[Provided data]

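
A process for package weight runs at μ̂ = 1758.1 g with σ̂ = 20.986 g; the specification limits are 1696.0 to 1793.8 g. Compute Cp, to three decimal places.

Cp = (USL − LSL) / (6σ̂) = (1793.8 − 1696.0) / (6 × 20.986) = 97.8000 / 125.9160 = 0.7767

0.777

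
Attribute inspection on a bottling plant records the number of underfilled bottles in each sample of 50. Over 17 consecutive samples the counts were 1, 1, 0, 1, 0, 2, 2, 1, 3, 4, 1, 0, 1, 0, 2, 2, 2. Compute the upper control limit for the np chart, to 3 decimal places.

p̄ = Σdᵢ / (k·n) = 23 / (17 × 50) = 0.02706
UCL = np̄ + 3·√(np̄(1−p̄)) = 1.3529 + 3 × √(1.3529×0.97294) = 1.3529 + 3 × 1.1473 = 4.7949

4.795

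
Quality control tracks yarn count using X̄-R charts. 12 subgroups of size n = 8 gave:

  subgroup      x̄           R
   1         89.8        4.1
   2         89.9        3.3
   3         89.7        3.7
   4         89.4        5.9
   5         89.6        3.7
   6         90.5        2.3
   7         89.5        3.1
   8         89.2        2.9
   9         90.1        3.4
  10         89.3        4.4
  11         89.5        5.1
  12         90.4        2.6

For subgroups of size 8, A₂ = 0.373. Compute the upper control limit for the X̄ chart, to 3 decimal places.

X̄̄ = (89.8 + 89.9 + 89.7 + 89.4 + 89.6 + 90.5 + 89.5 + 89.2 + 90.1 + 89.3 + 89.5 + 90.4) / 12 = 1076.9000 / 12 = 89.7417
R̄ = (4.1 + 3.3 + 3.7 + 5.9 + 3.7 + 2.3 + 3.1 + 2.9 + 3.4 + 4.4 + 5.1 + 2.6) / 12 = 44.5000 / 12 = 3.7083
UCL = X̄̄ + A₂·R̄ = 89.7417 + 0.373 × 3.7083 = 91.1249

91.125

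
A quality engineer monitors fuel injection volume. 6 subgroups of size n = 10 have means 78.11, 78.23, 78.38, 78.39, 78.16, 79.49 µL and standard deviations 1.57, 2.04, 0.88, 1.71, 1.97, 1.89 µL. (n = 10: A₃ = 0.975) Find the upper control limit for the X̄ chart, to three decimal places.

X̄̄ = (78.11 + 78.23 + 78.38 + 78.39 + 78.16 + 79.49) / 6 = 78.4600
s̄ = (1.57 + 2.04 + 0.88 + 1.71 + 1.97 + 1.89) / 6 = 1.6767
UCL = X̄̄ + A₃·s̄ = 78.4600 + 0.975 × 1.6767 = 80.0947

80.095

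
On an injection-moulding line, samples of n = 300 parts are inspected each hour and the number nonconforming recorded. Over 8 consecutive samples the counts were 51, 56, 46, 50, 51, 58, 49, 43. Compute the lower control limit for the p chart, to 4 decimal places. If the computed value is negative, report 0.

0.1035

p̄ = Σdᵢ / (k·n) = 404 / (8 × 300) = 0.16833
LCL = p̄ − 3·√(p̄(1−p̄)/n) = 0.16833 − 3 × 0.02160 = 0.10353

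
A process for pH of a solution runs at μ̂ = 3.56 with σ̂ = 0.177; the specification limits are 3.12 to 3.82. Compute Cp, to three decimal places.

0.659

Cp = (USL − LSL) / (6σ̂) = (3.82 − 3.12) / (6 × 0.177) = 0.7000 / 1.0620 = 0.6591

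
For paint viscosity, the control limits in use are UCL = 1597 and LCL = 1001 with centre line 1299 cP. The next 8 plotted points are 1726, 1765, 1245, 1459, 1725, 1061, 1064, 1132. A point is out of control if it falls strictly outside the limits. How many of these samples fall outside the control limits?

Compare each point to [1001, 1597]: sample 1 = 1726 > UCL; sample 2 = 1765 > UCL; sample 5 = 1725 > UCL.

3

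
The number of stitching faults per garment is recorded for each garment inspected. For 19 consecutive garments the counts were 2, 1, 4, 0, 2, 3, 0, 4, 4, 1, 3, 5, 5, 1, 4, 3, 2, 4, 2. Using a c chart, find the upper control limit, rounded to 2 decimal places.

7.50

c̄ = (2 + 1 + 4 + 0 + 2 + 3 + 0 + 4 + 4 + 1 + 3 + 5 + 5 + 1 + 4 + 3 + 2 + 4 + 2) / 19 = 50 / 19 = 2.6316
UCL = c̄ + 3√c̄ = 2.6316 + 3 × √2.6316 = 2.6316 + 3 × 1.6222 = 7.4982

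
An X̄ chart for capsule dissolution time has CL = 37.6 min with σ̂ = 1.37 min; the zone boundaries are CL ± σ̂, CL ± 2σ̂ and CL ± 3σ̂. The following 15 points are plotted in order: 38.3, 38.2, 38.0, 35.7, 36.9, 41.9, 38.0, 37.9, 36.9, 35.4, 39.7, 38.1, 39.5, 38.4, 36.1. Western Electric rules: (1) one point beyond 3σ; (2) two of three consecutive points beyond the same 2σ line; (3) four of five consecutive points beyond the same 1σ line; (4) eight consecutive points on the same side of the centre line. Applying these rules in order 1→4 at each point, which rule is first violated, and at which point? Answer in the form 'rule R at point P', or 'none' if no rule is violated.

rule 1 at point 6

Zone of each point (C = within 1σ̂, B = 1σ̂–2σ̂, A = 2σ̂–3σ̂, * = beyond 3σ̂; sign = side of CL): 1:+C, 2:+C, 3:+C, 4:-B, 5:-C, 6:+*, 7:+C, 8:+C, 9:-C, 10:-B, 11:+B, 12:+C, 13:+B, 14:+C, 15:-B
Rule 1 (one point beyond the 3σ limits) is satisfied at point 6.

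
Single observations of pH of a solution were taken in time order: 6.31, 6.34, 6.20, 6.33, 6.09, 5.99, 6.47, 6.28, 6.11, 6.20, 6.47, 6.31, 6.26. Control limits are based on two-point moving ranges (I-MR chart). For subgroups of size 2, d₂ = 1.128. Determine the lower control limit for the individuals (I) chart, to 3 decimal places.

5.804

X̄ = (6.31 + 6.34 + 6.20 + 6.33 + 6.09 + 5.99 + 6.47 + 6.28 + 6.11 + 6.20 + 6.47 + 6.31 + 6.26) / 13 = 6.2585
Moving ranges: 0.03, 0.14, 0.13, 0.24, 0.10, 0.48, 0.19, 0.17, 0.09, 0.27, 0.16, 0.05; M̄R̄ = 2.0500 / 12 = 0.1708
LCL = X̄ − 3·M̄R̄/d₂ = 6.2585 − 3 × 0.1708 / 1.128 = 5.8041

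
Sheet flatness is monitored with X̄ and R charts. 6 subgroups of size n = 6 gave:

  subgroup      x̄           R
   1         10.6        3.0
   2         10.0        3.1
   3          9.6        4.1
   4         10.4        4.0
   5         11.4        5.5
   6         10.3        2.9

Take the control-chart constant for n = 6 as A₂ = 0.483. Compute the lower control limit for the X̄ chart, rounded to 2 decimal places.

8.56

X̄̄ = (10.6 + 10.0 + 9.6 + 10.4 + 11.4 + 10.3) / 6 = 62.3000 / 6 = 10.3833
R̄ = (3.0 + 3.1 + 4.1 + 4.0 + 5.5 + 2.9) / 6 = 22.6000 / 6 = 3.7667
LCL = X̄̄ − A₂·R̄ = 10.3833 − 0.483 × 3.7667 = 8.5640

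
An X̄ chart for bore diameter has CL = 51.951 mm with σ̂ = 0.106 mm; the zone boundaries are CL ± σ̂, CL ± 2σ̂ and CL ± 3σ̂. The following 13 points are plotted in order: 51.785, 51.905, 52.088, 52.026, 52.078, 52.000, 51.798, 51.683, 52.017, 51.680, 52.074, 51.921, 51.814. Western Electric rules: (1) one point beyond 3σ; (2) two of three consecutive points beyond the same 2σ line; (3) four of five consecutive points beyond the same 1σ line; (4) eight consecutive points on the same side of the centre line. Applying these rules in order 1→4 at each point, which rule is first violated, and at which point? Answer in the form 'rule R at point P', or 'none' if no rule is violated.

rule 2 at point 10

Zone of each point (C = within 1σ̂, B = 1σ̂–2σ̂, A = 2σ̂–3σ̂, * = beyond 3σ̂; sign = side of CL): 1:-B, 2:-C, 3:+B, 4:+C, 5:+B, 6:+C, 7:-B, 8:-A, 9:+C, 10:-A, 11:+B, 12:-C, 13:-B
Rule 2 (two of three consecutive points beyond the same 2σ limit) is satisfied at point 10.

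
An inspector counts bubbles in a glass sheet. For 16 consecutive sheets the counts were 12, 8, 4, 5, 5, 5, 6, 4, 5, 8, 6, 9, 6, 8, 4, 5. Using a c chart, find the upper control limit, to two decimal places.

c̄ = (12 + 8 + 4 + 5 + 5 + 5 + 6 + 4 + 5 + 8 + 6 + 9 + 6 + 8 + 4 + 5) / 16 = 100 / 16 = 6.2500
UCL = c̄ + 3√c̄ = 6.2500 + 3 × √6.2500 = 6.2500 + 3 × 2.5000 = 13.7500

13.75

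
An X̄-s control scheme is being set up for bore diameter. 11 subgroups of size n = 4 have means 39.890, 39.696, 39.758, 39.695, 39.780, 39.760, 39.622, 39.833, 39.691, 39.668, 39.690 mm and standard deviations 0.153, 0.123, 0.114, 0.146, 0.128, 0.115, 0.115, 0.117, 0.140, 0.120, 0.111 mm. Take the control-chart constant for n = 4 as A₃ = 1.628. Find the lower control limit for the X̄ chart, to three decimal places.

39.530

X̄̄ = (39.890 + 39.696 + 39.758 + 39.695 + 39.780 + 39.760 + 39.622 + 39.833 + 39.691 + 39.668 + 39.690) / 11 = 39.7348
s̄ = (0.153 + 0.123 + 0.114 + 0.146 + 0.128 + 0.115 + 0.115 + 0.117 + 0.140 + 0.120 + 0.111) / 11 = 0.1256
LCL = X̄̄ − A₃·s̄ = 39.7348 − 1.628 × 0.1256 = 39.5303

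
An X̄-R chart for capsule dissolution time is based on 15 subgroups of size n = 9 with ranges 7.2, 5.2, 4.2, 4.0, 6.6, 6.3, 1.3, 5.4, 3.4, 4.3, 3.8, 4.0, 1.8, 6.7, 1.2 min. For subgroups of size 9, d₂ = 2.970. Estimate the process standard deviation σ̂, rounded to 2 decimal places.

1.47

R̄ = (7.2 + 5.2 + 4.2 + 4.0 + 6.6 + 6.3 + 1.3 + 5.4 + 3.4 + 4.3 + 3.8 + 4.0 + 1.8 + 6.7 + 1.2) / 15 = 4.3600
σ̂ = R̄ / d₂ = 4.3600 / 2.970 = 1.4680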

[/Provided data]

#### Your assignment
Please report every line of the records above that contains the word "charts".

#### Worked solution
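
Quality control tracks yarn count using X̄-R charts. 12 subgroups of size n = 8 gave:
Sheet flatness is monitored with X̄ and R charts. 6 subgroups of size n = 6 gave: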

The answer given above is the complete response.